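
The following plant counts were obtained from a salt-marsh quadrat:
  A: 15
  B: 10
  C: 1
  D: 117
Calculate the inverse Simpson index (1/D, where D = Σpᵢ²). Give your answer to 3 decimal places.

Total N = 15+10+1+117 = 143, so the proportions are 0.104895, 0.06993, 0.006993, 0.818182 (working shown to 6 dp, full precision carried).
D = 0.104895² + 0.06993² + 0.006993² + 0.818182² = 0.011003 + 0.004890 + 0.000049 + 0.669421 = 0.685364.
So 1/D = 1.45908, i.e. 1.459 to 3 decimal places.

1.459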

+--

Exercise directions.
Your task is to transcribe the listing above in full, exactly as given.

Result of the exercise.
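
The following plant counts were obtained from a salt-marsh quadrat:
  A: 15
  B: 10
  C: 1
  D: 117
Calculate the inverse Simpson index (1/D, where D = Σpᵢ²). Give your answer to 3 decimal places.

Total N = 15+10+1+117 = 143, so the proportions are 0.104895, 0.06993, 0.006993, 0.818182 (working shown to 6 dp, full precision carried).
D = 0.104895² + 0.06993² + 0.006993² + 0.818182² = 0.011003 + 0.004890 + 0.000049 + 0.669421 = 0.685364.
So 1/D = 1.45908, i.e. 1.459 to 3 decimal places.

1.459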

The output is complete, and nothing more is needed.